■ TASK INSTRUCTIONS: All of the data below should be written out exactly.

::: EXERCISE DATA :::

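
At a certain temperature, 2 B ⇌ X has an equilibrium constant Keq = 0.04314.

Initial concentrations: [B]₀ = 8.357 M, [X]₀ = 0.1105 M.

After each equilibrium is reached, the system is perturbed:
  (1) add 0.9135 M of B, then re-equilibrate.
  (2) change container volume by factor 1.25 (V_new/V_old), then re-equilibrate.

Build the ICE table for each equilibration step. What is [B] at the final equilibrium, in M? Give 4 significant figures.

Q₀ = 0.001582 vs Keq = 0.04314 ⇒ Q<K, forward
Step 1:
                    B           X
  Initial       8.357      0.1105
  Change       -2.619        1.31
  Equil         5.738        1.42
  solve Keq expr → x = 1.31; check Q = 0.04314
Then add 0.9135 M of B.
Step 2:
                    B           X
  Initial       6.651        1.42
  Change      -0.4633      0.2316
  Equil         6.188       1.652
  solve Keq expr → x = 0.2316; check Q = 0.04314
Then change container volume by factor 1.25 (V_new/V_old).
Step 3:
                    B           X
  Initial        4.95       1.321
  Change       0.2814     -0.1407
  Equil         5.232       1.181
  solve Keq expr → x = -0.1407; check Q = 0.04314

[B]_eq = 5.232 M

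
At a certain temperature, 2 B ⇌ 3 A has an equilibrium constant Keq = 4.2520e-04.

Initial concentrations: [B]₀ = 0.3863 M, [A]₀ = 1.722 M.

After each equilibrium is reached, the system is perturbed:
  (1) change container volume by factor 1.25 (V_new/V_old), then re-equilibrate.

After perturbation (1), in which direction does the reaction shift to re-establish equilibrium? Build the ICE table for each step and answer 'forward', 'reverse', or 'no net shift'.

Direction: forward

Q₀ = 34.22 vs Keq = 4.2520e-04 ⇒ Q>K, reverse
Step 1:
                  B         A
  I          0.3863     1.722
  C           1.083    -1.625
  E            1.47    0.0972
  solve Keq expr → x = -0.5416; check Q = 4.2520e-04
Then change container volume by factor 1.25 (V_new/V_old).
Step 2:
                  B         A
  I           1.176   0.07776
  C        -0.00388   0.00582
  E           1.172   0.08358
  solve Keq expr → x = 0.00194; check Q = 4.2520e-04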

:::

■ SOLUTION TO THIS EXERCISE:
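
At a certain temperature, 2 B ⇌ X has an equilibrium constant Keq = 0.04314.

Initial concentrations: [B]₀ = 8.357 M, [X]₀ = 0.1105 M.

After each equilibrium is reached, the system is perturbed:
  (1) add 0.9135 M of B, then re-equilibrate.
  (2) change container volume by factor 1.25 (V_new/V_old), then re-equilibrate.

Build the ICE table for each equilibration step. What is [B] at the final equilibrium, in M? Give 4 significant figures.

Q₀ = 0.001582 vs Keq = 0.04314 ⇒ Q<K, forward
Step 1:
                    B           X
  Initial       8.357      0.1105
  Change       -2.619        1.31
  Equil         5.738        1.42
  solve Keq expr → x = 1.31; check Q = 0.04314
Then add 0.9135 M of B.
Step 2:
                    B           X
  Initial       6.651        1.42
  Change      -0.4633      0.2316
  Equil         6.188       1.652
  solve Keq expr → x = 0.2316; check Q = 0.04314
Then change container volume by factor 1.25 (V_new/V_old).
Step 3:
                    B           X
  Initial        4.95       1.321
  Change       0.2814     -0.1407
  Equil         5.232       1.181
  solve Keq expr → x = -0.1407; check Q = 0.04314

[B]_eq = 5.232 M

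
At a certain temperature, 2 B ⇌ 3 A has an equilibrium constant Keq = 4.2520e-04.

Initial concentrations: [B]₀ = 0.3863 M, [A]₀ = 1.722 M.

After each equilibrium is reached, the system is perturbed:
  (1) change container volume by factor 1.25 (V_new/V_old), then re-equilibrate.

After perturbation (1), in which direction does the reaction shift to re-establish equilibrium? Build the ICE table for each step and answer 'forward', 'reverse', or 'no net shift'.

Direction: forward

Q₀ = 34.22 vs Keq = 4.2520e-04 ⇒ Q>K, reverse
Step 1:
                  B         A
  I          0.3863     1.722
  C           1.083    -1.625
  E            1.47    0.0972
  solve Keq expr → x = -0.5416; check Q = 4.2520e-04
Then change container volume by factor 1.25 (V_new/V_old).
Step 2:
                  B         A
  I           1.176   0.07776
  C        -0.00388   0.00582
  E           1.172   0.08358
  solve Keq expr → x = 0.00194; check Q = 4.2520e-04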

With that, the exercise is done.